EXERCISE REQUIREMENTS – Nothing but the entries, copied exactly, should appear in the response.

*** RECORDS TO USE Section Begins ***

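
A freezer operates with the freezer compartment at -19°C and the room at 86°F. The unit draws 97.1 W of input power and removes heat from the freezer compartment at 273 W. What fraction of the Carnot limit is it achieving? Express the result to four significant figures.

0.5421

COP_actual = Q̇_C/Ẇ = 273.0/97.10 = 2.812.
In absolute terms T_C = 254.15 K and T_H = 303.15 K, so ΔT = 49.00 K.
COP_Carnot = T_C/ΔT = 254.15/49.00 = 5.187.
η_II = COP_actual/COP_Carnot = 2.812/5.187 = 0.5421.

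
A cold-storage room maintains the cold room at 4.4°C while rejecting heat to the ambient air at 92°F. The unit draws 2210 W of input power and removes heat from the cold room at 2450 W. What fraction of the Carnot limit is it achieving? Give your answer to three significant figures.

0.116

COP_actual = Q̇_C/Ẇ = 2450/2210 = 1.109.
In absolute terms T_C = 277.55 K and T_H = 306.48 K, so ΔT = 28.93 K.
COP_Carnot = T_C/ΔT = 277.55/28.93 = 9.593.
η_II = COP_actual/COP_Carnot = 1.109/9.593 = 0.1156.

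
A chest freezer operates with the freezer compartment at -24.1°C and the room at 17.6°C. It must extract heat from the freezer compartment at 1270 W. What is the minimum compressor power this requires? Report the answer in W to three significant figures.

In absolute terms T_C = 249.05 K and T_H = 290.75 K, so ΔT = 41.70 K.
COP_Carnot = T_C/ΔT = 249.05/41.70 = 5.972.
Ẇ_min = Q̇/COP_Carnot = 1270/5.972 = 212.6 W.

213 W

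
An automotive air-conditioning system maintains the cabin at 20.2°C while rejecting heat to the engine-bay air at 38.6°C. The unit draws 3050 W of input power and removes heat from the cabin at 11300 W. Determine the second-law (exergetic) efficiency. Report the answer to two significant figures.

0.23

COP_actual = Q̇_C/Ẇ = 11300/3050 = 3.705.
In absolute terms T_C = 293.35 K and T_H = 311.75 K, so ΔT = 18.40 K.
COP_Carnot = T_C/ΔT = 293.35/18.40 = 15.94.
η_II = COP_actual/COP_Carnot = 3.705/15.94 = 0.2324.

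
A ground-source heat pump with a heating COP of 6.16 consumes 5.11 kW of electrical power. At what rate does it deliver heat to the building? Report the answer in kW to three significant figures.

Q̇_H = COP_HP × Ẇ = 6.16 × 5.110 = 31.48 kW.

31.5 kW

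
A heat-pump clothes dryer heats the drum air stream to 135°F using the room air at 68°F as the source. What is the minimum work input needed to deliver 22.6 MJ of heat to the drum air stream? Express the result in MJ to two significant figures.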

*** RECORDS TO USE Section Ends ***

TASK ANSWER –
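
A freezer operates with the freezer compartment at -19°C and the room at 86°F. The unit draws 97.1 W of input power and removes heat from the freezer compartment at 273 W. What fraction of the Carnot limit is it achieving? Express the result to four significant figures.

0.5421

COP_actual = Q̇_C/Ẇ = 273.0/97.10 = 2.812.
In absolute terms T_C = 254.15 K and T_H = 303.15 K, so ΔT = 49.00 K.
COP_Carnot = T_C/ΔT = 254.15/49.00 = 5.187.
η_II = COP_actual/COP_Carnot = 2.812/5.187 = 0.5421.

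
A cold-storage room maintains the cold room at 4.4°C while rejecting heat to the ambient air at 92°F. The unit draws 2210 W of input power and removes heat from the cold room at 2450 W. What fraction of the Carnot limit is it achieving? Give your answer to three significant figures.

0.116

COP_actual = Q̇_C/Ẇ = 2450/2210 = 1.109.
In absolute terms T_C = 277.55 K and T_H = 306.48 K, so ΔT = 28.93 K.
COP_Carnot = T_C/ΔT = 277.55/28.93 = 9.593.
η_II = COP_actual/COP_Carnot = 1.109/9.593 = 0.1156.

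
A chest freezer operates with the freezer compartment at -24.1°C and the room at 17.6°C. It must extract heat from the freezer compartment at 1270 W. What is the minimum compressor power this requires? Report the answer in W to three significant figures.

In absolute terms T_C = 249.05 K and T_H = 290.75 K, so ΔT = 41.70 K.
COP_Carnot = T_C/ΔT = 249.05/41.70 = 5.972.
Ẇ_min = Q̇/COP_Carnot = 1270/5.972 = 212.6 W.

213 W

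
An automotive air-conditioning system maintains the cabin at 20.2°C while rejecting heat to the engine-bay air at 38.6°C. The unit draws 3050 W of input power and removes heat from the cabin at 11300 W. Determine the second-law (exergetic) efficiency. Report the answer to two significant figures.

0.23

COP_actual = Q̇_C/Ẇ = 11300/3050 = 3.705.
In absolute terms T_C = 293.35 K and T_H = 311.75 K, so ΔT = 18.40 K.
COP_Carnot = T_C/ΔT = 293.35/18.40 = 15.94.
η_II = COP_actual/COP_Carnot = 3.705/15.94 = 0.2324.

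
A ground-source heat pump with a heating COP of 6.16 consumes 5.11 kW of electrical power. At what rate does it deliver heat to the building? Report the answer in kW to three significant figures.

Q̇_H = COP_HP × Ẇ = 6.16 × 5.110 = 31.48 kW.

31.5 kW

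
A heat-pump clothes dryer heats the drum air stream to 135°F using the room air at 68°F as the source. What is the minimum work input needed to deliver 22.6 MJ of heat to the drum air stream? Express the result in MJ to two significant figures.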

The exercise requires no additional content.